**RECORDS FOR THIS EXERCISE**

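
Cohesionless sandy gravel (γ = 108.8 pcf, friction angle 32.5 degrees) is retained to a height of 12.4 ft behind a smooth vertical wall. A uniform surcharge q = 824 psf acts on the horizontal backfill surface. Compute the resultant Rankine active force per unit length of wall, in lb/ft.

5590 lb/ft

K_a = tan²(45° − φ/2) = 0.3010.
Soil triangle: ½ K_a γ H² = 0.5×0.3010×108.8×12.4² = 2518 lb/ft.
Surcharge rectangle: K_a q H = 0.3010×824×12.4 = 3075 lb/ft.
Total = 2518 + 3075 = 5593 lb/ft.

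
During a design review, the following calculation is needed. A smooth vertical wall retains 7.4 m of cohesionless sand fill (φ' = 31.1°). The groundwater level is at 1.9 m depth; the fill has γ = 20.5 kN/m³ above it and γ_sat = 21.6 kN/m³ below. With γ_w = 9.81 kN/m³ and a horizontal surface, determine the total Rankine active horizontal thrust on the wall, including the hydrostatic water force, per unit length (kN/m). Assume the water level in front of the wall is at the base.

K_a = tan²(45° − φ/2) = 0.3188.
γ' = 21.6 − 9.81 = 11.79 kN/m³. Depth below WT = 5.5 m.
σ'_h at WT = K_a γ d_w = 12.42 kPa; at base = 12.42 + K_a γ' × 5.5 = 33.09 kPa.
P₁ (0–1.9 m) = ½×12.42×1.9 = 11.80. P₂ (1.9–7.4 m) = ½(12.42+33.09)×5.5 = 125.1.
P_w = ½ γ_w h₂² = 0.5×9.81×5.5² = 148.4. Total = 11.80+125.1+148.4 = 285.3 kN/m.

285 kN/m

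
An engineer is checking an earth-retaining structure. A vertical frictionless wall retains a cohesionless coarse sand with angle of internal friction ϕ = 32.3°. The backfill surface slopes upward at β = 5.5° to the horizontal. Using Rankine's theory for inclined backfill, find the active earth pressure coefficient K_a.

K_a = cos β · (cos β − √(cos²β − cos²φ)) / (cos β + √(cos²β − cos²φ)).
cos β = 0.9954, cos φ = 0.8453, √(cos²β − cos²φ) = 0.5257.
K_a = 0.9954 × (0.9954 − 0.5257)/(0.9954 + 0.5257) = 0.3074.

0.307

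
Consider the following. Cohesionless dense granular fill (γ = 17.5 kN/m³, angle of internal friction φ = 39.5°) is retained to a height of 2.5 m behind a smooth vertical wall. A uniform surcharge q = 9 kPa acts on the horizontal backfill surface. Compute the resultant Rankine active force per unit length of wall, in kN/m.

17.2 kN/m

K_a = tan²(45° − φ/2) = 0.2224.
Soil triangle: ½ K_a γ H² = 0.5×0.2224×17.5×2.5² = 12.16 kN/m.
Surcharge rectangle: K_a q H = 0.2224×9×2.5 = 5.005 kN/m.
Total = 12.16 + 5.005 = 17.17 kN/m.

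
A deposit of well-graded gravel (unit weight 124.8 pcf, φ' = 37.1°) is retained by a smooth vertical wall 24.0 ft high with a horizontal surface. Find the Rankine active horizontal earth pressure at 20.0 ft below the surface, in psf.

618 psf

K_a = (1 − sin φ)/(1 + sin φ) = 0.2475.
σ_h = K_a γ z = 0.2475 × 124.8 × 20.0 = 617.8 psf.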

**WHAT TO PRODUCE**
Could you write out every entry above exactly as it appears?

**PROBLEM SOLUTION**
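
Cohesionless sandy gravel (γ = 108.8 pcf, friction angle 32.5 degrees) is retained to a height of 12.4 ft behind a smooth vertical wall. A uniform surcharge q = 824 psf acts on the horizontal backfill surface. Compute the resultant Rankine active force per unit length of wall, in lb/ft.

5590 lb/ft

K_a = tan²(45° − φ/2) = 0.3010.
Soil triangle: ½ K_a γ H² = 0.5×0.3010×108.8×12.4² = 2518 lb/ft.
Surcharge rectangle: K_a q H = 0.3010×824×12.4 = 3075 lb/ft.
Total = 2518 + 3075 = 5593 lb/ft.

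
During a design review, the following calculation is needed. A smooth vertical wall retains 7.4 m of cohesionless sand fill (φ' = 31.1°). The groundwater level is at 1.9 m depth; the fill has γ = 20.5 kN/m³ above it and γ_sat = 21.6 kN/m³ below. With γ_w = 9.81 kN/m³ and a horizontal surface, determine the total Rankine active horizontal thrust on the wall, including the hydrostatic water force, per unit length (kN/m). Assume the water level in front of the wall is at the base.

K_a = tan²(45° − φ/2) = 0.3188.
γ' = 21.6 − 9.81 = 11.79 kN/m³. Depth below WT = 5.5 m.
σ'_h at WT = K_a γ d_w = 12.42 kPa; at base = 12.42 + K_a γ' × 5.5 = 33.09 kPa.
P₁ (0–1.9 m) = ½×12.42×1.9 = 11.80. P₂ (1.9–7.4 m) = ½(12.42+33.09)×5.5 = 125.1.
P_w = ½ γ_w h₂² = 0.5×9.81×5.5² = 148.4. Total = 11.80+125.1+148.4 = 285.3 kN/m.

285 kN/m

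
An engineer is checking an earth-retaining structure. A vertical frictionless wall retains a cohesionless coarse sand with angle of internal friction ϕ = 32.3°. The backfill surface slopes upward at β = 5.5° to the horizontal. Using Rankine's theory for inclined backfill, find the active earth pressure coefficient K_a.

K_a = cos β · (cos β − √(cos²β − cos²φ)) / (cos β + √(cos²β − cos²φ)).
cos β = 0.9954, cos φ = 0.8453, √(cos²β − cos²φ) = 0.5257.
K_a = 0.9954 × (0.9954 − 0.5257)/(0.9954 + 0.5257) = 0.3074.

0.307

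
Consider the following. Cohesionless dense granular fill (γ = 17.5 kN/m³, angle of internal friction φ = 39.5°) is retained to a height of 2.5 m behind a smooth vertical wall. A uniform surcharge q = 9 kPa acts on the horizontal backfill surface. Compute the resultant Rankine active force per unit length of wall, in kN/m.

17.2 kN/m

K_a = tan²(45° − φ/2) = 0.2224.
Soil triangle: ½ K_a γ H² = 0.5×0.2224×17.5×2.5² = 12.16 kN/m.
Surcharge rectangle: K_a q H = 0.2224×9×2.5 = 5.005 kN/m.
Total = 12.16 + 5.005 = 17.17 kN/m.

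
A deposit of well-graded gravel (unit weight 124.8 pcf, φ' = 37.1°) is retained by a smooth vertical wall 24.0 ft high with a horizontal surface. Find the Rankine active horizontal earth pressure at 20.0 ft below the surface, in psf.

618 psf

K_a = (1 − sin φ)/(1 + sin φ) = 0.2475.
σ_h = K_a γ z = 0.2475 × 124.8 × 20.0 = 617.8 psf.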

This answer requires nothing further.